■ Problem description
Skip every line before the one containing "Calculate the maximum", then copy that line and the rest of the entries below exactly, through the last line.

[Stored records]

┄┄┄┄┄┄┄┄┄┄

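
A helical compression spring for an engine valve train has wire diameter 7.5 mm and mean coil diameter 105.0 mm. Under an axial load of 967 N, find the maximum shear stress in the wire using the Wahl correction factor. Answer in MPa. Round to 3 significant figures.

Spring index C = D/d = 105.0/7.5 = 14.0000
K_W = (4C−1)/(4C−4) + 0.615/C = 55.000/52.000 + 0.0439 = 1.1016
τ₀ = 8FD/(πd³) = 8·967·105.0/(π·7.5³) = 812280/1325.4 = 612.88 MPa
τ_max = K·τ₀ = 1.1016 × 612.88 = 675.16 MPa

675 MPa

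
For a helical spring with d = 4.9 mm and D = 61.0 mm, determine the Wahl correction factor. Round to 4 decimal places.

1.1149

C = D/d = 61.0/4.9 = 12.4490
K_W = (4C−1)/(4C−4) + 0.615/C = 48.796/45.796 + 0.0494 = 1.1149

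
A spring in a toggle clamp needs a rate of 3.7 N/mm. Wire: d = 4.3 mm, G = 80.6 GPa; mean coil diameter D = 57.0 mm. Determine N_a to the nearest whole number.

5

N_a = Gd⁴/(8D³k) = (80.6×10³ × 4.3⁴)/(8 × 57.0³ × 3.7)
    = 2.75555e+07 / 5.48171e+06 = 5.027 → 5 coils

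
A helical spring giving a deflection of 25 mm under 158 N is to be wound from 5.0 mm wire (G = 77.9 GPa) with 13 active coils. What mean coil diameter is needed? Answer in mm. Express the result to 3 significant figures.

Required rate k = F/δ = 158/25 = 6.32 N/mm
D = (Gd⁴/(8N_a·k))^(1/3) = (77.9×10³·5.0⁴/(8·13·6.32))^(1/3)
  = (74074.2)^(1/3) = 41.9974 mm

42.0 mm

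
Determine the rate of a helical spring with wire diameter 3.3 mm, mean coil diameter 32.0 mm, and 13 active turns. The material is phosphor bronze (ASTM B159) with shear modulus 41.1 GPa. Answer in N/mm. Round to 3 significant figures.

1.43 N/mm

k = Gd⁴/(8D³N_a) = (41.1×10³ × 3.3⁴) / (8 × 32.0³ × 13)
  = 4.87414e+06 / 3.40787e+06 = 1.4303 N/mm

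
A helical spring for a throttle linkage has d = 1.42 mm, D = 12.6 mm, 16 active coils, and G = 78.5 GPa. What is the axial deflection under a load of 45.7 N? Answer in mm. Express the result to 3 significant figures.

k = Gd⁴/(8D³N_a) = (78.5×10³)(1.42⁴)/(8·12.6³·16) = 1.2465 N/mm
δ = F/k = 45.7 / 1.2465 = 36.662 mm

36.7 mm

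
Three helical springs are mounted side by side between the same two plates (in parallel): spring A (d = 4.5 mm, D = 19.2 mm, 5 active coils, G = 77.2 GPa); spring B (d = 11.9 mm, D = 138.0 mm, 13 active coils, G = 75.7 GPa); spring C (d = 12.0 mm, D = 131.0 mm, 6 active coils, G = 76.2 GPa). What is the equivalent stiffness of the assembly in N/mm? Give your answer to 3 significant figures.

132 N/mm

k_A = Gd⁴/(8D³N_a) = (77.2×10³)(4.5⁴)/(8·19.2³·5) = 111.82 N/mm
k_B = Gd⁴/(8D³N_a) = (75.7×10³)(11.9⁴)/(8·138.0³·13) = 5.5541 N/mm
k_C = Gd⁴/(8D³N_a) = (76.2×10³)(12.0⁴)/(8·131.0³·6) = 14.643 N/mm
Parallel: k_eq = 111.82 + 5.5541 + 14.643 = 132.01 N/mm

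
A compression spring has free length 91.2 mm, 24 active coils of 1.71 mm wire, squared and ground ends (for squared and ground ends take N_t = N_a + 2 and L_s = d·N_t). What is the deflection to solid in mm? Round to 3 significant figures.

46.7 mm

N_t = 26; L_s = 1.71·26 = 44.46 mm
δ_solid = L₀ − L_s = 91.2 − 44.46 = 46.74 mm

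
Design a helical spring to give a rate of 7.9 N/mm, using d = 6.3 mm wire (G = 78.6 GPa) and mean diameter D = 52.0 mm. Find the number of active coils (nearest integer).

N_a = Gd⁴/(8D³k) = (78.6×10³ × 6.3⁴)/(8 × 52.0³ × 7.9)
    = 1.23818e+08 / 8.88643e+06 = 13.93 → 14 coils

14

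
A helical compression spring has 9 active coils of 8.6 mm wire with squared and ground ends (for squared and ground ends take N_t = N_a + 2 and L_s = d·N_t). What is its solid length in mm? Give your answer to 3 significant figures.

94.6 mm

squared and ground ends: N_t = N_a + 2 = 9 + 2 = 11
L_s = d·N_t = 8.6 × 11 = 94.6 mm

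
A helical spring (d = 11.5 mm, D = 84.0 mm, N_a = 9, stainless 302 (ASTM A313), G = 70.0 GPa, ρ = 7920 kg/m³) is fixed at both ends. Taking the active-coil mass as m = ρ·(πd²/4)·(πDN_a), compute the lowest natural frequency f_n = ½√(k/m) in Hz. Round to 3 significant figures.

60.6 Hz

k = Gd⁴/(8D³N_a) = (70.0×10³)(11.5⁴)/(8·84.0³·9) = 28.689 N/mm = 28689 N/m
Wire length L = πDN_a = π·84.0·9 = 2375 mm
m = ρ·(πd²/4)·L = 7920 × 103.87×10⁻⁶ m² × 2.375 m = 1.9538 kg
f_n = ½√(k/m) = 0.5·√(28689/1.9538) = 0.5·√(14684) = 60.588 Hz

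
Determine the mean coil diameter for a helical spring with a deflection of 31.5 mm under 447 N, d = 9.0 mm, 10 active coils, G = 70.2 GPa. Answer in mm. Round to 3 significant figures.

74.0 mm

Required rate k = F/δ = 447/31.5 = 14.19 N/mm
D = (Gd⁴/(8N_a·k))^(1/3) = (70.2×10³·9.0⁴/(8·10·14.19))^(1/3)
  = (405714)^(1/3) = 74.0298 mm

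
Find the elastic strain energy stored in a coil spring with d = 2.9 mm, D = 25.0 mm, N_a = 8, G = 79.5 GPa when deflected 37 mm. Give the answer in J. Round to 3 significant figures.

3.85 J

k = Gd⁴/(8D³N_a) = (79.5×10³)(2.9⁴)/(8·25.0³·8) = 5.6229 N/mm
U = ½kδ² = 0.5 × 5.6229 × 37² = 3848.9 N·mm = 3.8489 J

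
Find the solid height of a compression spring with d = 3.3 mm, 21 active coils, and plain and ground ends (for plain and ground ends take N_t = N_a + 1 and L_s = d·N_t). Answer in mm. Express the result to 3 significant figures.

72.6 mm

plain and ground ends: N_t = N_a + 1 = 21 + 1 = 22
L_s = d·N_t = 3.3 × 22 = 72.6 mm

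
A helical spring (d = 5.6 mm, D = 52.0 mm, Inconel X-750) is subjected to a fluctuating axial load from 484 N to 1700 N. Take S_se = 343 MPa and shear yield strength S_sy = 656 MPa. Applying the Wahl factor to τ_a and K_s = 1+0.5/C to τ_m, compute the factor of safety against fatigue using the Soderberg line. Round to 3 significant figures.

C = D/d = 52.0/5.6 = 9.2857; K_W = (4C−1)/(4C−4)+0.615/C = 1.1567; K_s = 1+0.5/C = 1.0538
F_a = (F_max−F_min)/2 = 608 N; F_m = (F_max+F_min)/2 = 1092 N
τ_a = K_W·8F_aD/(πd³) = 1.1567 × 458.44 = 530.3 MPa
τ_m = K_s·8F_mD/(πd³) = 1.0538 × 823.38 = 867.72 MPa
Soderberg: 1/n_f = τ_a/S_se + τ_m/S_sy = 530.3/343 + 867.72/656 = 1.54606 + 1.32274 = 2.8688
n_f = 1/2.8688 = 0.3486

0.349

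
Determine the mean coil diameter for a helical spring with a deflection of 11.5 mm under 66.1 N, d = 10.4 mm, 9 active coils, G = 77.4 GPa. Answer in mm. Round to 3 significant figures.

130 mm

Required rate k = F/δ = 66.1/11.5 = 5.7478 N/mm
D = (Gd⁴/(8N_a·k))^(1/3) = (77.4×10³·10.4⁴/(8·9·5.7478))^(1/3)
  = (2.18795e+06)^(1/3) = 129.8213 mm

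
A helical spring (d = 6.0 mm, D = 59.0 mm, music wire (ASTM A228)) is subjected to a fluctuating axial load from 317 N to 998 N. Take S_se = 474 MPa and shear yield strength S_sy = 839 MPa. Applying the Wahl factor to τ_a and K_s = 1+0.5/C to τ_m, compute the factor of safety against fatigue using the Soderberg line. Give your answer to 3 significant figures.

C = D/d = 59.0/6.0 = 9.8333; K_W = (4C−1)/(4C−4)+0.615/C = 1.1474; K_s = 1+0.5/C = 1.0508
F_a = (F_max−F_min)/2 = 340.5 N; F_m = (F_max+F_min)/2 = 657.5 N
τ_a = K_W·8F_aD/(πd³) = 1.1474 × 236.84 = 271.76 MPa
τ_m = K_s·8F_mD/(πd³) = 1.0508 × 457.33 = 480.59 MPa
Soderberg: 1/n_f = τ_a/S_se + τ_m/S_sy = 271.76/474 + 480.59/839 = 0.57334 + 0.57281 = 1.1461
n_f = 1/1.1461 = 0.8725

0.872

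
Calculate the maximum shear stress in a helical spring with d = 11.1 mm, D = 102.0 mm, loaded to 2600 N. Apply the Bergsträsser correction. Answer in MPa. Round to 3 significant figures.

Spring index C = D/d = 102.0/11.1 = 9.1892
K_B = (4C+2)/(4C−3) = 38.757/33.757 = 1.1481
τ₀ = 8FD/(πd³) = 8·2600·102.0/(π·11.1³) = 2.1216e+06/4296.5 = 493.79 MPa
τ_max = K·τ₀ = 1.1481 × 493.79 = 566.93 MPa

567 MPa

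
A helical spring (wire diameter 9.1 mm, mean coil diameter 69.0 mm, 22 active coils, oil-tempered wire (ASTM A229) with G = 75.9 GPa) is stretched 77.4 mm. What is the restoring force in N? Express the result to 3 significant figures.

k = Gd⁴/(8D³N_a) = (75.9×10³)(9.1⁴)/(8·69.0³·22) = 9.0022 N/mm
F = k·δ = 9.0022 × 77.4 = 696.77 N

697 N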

┄┄┄┄┄┄┄┄┄┄

■ Answer section
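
Calculate the maximum shear stress in a helical spring with d = 11.1 mm, D = 102.0 mm, loaded to 2600 N. Apply the Bergsträsser correction. Answer in MPa. Round to 3 significant figures.

Spring index C = D/d = 102.0/11.1 = 9.1892
K_B = (4C+2)/(4C−3) = 38.757/33.757 = 1.1481
τ₀ = 8FD/(πd³) = 8·2600·102.0/(π·11.1³) = 2.1216e+06/4296.5 = 493.79 MPa
τ_max = K·τ₀ = 1.1481 × 493.79 = 566.93 MPa

567 MPa

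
A helical spring (wire diameter 9.1 mm, mean coil diameter 69.0 mm, 22 active coils, oil-tempered wire (ASTM A229) with G = 75.9 GPa) is stretched 77.4 mm. What is the restoring force in N? Express the result to 3 significant figures.

k = Gd⁴/(8D³N_a) = (75.9×10³)(9.1⁴)/(8·69.0³·22) = 9.0022 N/mm
F = k·δ = 9.0022 × 77.4 = 696.77 N

697 N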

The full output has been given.